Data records
+-------+

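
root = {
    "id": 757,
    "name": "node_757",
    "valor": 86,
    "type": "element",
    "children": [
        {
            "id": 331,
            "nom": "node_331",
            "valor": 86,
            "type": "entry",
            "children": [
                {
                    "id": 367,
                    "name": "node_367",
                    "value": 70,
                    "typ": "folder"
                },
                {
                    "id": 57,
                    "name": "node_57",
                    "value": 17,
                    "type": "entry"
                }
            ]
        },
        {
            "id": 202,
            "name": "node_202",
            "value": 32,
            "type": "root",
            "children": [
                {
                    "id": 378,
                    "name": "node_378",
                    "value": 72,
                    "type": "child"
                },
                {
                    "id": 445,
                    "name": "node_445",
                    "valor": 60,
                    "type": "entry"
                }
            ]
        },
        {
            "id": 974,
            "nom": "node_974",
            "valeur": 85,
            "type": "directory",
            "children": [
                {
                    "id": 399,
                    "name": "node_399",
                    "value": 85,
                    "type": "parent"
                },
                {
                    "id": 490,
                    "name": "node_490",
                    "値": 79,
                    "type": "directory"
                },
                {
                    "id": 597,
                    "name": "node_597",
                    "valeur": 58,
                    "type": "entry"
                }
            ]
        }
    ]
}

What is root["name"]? "node_757"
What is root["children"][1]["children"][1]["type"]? "entry"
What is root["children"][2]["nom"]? "node_974"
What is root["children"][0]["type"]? "entry"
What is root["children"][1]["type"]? "root"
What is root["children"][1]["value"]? 32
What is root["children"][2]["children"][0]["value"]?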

+-------+

After reading through the records, retype all of them exactly.

▸ **Task solution**
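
root = {
    "id": 757,
    "name": "node_757",
    "valor": 86,
    "type": "element",
    "children": [
        {
            "id": 331,
            "nom": "node_331",
            "valor": 86,
            "type": "entry",
            "children": [
                {
                    "id": 367,
                    "name": "node_367",
                    "value": 70,
                    "typ": "folder"
                },
                {
                    "id": 57,
                    "name": "node_57",
                    "value": 17,
                    "type": "entry"
                }
            ]
        },
        {
            "id": 202,
            "name": "node_202",
            "value": 32,
            "type": "root",
            "children": [
                {
                    "id": 378,
                    "name": "node_378",
                    "value": 72,
                    "type": "child"
                },
                {
                    "id": 445,
                    "name": "node_445",
                    "valor": 60,
                    "type": "entry"
                }
            ]
        },
        {
            "id": 974,
            "nom": "node_974",
            "valeur": 85,
            "type": "directory",
            "children": [
                {
                    "id": 399,
                    "name": "node_399",
                    "value": 85,
                    "type": "parent"
                },
                {
                    "id": 490,
                    "name": "node_490",
                    "値": 79,
                    "type": "directory"
                },
                {
                    "id": 597,
                    "name": "node_597",
                    "valeur": 58,
                    "type": "entry"
                }
            ]
        }
    ]
}

What is root["name"]? "node_757"
What is root["children"][1]["children"][1]["type"]? "entry"
What is root["children"][2]["nom"]? "node_974"
What is root["children"][0]["type"]? "entry"
What is root["children"][1]["type"]? "root"
What is root["children"][1]["value"]? 32
What is root["children"][2]["children"][0]["value"]?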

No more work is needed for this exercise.